Exercise brief: Nothing but the lines from the one containing "Amount per bill |" through the one containing "The loan's monthly", both included, should be given again, each exactly as written below.

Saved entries
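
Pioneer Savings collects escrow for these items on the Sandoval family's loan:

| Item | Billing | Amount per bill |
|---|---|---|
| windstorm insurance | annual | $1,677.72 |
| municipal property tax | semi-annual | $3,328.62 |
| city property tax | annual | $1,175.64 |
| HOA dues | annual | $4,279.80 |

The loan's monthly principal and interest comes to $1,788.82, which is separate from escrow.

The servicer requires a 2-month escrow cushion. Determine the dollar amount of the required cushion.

Windstorm insurance = $1,677.72/yr
Municipal property tax = $3,328.62 × 2 = $6,657.24/yr
City property tax = $1,175.64/yr
HOA dues = $4,279.80/yr
Annual escrow total = $13,790.40
Per month = $13,790.40 / 12 = $1,149.20
Cushion = 2 × $1,149.20 = $2,298.40

$2,298.40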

Finished exercise:
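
| Item | Billing | Amount per bill |
|---|---|---|
| windstorm insurance | annual | $1,677.72 |
| municipal property tax | semi-annual | $3,328.62 |
| city property tax | annual | $1,175.64 |
| HOA dues | annual | $4,279.80 |

The loan's monthly principal and interest comes to $1,788.82, which is separate from escrow.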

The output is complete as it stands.